*Required work:*
Take each line in the entries below that holds "plan" and show it.

--- Entries supplied Enclosed Below ---

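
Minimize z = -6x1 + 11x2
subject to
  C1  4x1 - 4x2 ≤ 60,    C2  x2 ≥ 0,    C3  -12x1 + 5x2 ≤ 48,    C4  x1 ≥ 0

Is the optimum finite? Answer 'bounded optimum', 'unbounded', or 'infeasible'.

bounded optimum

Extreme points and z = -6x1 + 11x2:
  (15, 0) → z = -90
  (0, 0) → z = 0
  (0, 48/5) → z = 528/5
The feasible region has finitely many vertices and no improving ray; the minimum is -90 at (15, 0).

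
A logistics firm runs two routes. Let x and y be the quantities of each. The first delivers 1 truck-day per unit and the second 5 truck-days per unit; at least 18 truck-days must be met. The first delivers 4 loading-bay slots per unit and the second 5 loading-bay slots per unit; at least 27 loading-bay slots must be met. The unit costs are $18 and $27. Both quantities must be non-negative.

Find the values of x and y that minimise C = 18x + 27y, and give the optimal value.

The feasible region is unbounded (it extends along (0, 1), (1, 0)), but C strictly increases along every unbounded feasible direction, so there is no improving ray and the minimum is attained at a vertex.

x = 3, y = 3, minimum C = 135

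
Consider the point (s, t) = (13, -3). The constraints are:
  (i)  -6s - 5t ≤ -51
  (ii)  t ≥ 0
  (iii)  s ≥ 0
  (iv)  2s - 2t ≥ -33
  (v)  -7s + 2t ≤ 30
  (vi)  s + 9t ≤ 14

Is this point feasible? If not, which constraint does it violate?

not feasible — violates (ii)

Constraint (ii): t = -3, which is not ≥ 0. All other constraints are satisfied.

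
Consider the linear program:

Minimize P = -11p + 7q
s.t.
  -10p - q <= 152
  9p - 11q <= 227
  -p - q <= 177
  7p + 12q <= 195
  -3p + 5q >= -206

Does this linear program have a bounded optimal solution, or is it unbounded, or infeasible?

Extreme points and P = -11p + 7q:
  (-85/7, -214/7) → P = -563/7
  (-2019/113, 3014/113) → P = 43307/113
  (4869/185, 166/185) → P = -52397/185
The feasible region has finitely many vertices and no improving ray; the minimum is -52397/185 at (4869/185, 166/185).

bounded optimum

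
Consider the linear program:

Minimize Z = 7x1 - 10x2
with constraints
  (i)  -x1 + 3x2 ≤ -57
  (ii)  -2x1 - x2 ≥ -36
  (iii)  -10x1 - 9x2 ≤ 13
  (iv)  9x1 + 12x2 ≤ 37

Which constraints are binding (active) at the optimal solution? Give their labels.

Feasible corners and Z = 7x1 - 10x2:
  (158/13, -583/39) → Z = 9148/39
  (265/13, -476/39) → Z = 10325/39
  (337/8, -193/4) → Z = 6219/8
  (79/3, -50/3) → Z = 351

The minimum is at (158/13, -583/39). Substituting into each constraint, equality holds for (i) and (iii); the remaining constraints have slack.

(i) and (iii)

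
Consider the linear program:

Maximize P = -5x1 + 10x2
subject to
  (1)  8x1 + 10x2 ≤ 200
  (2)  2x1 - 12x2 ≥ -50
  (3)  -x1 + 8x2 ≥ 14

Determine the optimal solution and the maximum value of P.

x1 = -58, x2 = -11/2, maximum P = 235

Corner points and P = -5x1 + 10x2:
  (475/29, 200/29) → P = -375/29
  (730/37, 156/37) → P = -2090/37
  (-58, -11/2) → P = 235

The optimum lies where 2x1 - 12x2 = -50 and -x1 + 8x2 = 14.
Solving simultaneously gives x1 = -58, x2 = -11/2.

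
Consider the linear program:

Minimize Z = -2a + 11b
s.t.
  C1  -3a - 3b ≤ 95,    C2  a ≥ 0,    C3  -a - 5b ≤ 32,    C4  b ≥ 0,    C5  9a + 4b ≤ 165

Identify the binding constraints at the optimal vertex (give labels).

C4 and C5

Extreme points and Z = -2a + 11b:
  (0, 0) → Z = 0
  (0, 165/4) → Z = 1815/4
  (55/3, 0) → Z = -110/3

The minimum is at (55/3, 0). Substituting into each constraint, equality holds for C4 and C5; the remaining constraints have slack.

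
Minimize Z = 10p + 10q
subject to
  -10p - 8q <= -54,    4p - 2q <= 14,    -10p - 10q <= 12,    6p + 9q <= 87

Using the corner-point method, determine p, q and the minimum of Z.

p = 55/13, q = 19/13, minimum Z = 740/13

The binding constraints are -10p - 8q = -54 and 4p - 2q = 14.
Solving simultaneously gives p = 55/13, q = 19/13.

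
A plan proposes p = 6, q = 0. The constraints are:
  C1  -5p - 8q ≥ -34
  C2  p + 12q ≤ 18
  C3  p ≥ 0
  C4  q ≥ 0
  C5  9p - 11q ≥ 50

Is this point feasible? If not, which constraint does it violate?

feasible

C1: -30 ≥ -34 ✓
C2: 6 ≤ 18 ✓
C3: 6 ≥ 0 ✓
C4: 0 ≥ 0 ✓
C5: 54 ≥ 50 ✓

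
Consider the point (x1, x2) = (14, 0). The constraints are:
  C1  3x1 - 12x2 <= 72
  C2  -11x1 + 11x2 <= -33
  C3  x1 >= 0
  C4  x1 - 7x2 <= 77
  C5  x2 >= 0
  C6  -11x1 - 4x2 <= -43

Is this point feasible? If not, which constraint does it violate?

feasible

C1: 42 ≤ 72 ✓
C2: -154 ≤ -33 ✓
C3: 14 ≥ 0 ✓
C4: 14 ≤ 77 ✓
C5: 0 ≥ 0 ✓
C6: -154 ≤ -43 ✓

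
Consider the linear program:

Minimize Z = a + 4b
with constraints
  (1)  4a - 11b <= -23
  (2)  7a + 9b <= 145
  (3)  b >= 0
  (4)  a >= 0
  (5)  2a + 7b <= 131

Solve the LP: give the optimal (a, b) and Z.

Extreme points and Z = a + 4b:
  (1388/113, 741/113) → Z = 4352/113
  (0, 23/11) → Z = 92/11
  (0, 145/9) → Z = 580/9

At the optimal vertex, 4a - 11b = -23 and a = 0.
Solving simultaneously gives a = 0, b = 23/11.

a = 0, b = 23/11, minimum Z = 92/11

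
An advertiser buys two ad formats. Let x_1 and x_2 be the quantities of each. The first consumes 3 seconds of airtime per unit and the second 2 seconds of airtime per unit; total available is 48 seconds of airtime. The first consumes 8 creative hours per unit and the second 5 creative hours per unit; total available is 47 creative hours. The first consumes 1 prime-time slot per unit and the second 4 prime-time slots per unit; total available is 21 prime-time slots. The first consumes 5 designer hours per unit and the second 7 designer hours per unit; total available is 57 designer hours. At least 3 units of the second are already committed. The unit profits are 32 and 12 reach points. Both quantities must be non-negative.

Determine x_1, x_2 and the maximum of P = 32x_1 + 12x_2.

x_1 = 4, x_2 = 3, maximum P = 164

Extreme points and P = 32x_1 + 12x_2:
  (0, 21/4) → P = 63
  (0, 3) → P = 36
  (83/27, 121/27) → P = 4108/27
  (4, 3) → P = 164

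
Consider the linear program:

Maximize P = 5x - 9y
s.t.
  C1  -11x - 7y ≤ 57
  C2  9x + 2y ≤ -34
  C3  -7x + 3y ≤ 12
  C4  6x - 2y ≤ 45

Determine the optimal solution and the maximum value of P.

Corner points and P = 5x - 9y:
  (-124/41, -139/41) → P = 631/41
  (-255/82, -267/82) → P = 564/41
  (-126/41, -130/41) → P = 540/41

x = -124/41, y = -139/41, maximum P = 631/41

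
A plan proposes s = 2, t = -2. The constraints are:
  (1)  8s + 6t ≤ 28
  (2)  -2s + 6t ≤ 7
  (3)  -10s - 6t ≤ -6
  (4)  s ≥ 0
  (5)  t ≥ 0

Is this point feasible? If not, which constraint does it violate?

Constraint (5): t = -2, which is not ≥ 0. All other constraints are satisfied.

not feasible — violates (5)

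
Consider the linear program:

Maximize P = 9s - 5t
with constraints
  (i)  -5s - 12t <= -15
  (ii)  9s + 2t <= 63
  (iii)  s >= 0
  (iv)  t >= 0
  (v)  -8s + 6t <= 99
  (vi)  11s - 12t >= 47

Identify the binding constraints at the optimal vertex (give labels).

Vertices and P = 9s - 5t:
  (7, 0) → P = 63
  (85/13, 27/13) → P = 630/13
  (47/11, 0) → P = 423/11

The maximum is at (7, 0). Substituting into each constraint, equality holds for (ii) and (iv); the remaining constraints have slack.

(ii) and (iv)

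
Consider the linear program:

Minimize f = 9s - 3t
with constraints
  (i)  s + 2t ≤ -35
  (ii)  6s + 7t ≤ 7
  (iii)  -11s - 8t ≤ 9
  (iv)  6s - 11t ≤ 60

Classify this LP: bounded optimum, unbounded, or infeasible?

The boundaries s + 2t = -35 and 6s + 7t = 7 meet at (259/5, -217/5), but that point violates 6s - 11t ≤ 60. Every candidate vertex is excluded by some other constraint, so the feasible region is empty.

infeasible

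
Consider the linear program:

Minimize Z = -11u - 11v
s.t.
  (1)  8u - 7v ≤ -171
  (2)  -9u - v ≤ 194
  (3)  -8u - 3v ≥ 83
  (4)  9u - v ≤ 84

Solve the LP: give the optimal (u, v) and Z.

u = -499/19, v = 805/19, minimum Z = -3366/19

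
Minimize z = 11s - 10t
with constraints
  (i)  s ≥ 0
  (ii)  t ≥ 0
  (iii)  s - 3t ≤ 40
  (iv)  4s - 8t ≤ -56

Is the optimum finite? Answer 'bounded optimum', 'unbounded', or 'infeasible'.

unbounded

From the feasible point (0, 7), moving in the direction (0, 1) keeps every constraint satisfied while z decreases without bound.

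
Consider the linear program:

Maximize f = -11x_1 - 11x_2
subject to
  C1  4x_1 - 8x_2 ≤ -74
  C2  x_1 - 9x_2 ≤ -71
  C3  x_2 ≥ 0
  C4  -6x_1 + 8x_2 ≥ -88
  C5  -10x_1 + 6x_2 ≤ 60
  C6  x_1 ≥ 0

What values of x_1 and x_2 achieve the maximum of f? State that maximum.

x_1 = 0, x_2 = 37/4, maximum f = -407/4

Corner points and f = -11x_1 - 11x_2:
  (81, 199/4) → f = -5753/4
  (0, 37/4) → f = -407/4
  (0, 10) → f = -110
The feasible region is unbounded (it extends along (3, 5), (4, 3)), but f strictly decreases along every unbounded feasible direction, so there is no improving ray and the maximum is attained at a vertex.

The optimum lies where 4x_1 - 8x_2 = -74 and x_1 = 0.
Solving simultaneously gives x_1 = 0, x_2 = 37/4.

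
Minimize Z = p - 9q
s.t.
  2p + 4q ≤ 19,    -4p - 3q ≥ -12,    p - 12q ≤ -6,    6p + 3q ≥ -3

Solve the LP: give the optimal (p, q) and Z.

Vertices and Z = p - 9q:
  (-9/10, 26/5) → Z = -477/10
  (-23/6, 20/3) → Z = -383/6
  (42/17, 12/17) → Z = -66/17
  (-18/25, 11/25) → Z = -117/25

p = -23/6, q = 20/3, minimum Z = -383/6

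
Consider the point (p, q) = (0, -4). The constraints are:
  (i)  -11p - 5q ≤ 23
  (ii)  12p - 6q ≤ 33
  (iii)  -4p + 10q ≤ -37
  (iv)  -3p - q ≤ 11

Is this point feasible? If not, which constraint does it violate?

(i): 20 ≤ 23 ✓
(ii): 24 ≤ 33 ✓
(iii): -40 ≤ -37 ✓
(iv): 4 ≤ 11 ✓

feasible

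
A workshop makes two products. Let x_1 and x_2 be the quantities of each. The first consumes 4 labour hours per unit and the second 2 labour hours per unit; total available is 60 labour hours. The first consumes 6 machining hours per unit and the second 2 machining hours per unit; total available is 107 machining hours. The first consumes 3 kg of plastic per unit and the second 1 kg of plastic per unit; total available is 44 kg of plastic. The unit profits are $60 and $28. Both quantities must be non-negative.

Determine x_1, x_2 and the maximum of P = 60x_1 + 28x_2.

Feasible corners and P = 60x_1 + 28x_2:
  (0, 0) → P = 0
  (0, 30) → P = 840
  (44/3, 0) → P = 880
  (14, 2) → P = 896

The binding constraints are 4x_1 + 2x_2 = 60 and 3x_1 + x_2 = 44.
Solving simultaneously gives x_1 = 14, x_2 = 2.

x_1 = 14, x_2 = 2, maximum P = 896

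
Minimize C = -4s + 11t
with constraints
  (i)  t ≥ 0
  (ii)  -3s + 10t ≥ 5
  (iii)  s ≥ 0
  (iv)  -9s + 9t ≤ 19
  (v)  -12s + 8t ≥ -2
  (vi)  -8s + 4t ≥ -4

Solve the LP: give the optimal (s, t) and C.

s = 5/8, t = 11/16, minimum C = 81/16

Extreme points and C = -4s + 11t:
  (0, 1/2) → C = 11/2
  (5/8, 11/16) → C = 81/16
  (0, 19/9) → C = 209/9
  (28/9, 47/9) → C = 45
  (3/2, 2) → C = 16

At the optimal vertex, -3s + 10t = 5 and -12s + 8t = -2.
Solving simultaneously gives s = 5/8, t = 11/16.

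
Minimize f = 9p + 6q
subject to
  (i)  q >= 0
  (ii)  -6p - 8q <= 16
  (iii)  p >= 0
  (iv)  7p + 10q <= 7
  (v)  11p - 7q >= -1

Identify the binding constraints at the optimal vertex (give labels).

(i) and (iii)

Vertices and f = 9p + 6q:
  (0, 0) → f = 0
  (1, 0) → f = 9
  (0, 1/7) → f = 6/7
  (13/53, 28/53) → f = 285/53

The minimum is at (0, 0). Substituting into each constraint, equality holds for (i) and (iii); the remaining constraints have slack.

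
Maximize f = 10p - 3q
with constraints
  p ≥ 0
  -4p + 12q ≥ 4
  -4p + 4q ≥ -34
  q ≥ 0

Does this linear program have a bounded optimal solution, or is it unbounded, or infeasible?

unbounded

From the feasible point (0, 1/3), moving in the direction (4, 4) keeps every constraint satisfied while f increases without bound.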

--- End of Enclosed Entries supplied ---

*Written response:*
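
A plan proposes p = 6, q = 0. The constraints are:
A plan proposes s = 2, t = -2. The constraints are: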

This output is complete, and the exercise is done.